- **What the task asks**
Reproduce all of the data that follows, character for character.

- **Input material**

□ □ □

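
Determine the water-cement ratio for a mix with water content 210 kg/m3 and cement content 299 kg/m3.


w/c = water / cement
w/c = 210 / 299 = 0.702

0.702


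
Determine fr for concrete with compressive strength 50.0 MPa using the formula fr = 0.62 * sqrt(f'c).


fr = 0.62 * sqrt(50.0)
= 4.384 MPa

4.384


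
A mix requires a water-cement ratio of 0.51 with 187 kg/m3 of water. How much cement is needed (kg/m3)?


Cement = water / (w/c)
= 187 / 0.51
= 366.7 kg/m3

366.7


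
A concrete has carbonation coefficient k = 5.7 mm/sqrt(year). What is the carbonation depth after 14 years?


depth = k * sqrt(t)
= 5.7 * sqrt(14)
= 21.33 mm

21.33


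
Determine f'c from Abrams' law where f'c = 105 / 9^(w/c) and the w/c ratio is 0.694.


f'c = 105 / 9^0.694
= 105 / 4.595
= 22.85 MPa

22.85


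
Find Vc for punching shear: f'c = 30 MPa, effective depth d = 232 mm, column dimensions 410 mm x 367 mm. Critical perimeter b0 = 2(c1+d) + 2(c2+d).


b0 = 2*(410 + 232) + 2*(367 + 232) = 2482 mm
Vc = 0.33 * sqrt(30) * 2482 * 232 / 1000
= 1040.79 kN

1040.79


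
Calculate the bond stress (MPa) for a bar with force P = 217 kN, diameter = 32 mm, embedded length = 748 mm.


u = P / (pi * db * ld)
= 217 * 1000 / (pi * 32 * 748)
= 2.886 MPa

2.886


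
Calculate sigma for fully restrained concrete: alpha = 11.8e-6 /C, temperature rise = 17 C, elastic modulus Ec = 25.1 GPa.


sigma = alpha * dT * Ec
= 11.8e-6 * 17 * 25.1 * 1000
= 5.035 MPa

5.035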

□ □ □

- **Task solution**
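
Determine the water-cement ratio for a mix with water content 210 kg/m3 and cement content 299 kg/m3.


w/c = water / cement
w/c = 210 / 299 = 0.702

0.702


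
Determine fr for concrete with compressive strength 50.0 MPa using the formula fr = 0.62 * sqrt(f'c).


fr = 0.62 * sqrt(50.0)
= 4.384 MPa

4.384


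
A mix requires a water-cement ratio of 0.51 with 187 kg/m3 of water. How much cement is needed (kg/m3)?


Cement = water / (w/c)
= 187 / 0.51
= 366.7 kg/m3

366.7


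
A concrete has carbonation coefficient k = 5.7 mm/sqrt(year). What is the carbonation depth after 14 years?


depth = k * sqrt(t)
= 5.7 * sqrt(14)
= 21.33 mm

21.33


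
Determine f'c from Abrams' law where f'c = 105 / 9^(w/c) and the w/c ratio is 0.694.


f'c = 105 / 9^0.694
= 105 / 4.595
= 22.85 MPa

22.85


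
Find Vc for punching shear: f'c = 30 MPa, effective depth d = 232 mm, column dimensions 410 mm x 367 mm. Critical perimeter b0 = 2(c1+d) + 2(c2+d).


b0 = 2*(410 + 232) + 2*(367 + 232) = 2482 mm
Vc = 0.33 * sqrt(30) * 2482 * 232 / 1000
= 1040.79 kN

1040.79


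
Calculate the bond stress (MPa) for a bar with force P = 217 kN, diameter = 32 mm, embedded length = 748 mm.


u = P / (pi * db * ld)
= 217 * 1000 / (pi * 32 * 748)
= 2.886 MPa

2.886


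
Calculate sigma for fully restrained concrete: alpha = 11.8e-6 /C, temperature rise = 17 C, elastic modulus Ec = 25.1 GPa.


sigma = alpha * dT * Ec
= 11.8e-6 * 17 * 25.1 * 1000
= 5.035 MPa

5.035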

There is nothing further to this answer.